------ Input material ------
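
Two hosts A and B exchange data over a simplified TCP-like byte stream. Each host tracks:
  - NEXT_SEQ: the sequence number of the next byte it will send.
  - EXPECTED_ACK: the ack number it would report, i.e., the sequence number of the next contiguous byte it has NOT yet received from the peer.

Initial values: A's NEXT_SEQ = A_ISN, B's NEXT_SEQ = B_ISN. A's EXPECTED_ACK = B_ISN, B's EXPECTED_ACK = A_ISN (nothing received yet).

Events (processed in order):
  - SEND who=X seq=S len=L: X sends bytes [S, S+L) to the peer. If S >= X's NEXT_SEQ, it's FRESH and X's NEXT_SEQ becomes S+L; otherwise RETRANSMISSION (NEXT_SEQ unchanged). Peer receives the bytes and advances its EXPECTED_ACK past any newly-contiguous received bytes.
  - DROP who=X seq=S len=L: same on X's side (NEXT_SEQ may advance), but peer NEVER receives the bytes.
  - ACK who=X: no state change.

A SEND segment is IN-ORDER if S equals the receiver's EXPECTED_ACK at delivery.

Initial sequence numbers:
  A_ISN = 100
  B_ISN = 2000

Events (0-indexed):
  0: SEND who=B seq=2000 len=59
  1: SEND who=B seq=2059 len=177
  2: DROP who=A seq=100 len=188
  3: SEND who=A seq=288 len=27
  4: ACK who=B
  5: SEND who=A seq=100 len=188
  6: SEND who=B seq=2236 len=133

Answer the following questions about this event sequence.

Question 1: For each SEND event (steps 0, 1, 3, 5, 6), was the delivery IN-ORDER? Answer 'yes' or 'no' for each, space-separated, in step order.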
------
What the task requires: Each line above that holds the string "bytes" should be copied and shown.

Task response:
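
  - SEND who=X seq=S len=L: X sends bytes [S, S+L) to the peer. If S >= X's NEXT_SEQ, it's FRESH and X's NEXT_SEQ becomes S+L; otherwise RETRANSMISSION (NEXT_SEQ unchanged). Peer receives the bytes and advances its EXPECTED_ACK past any newly-contiguous received bytes.
  - DROP who=X seq=S len=L: same on X's side (NEXT_SEQ may advance), but peer NEVER receives the bytes.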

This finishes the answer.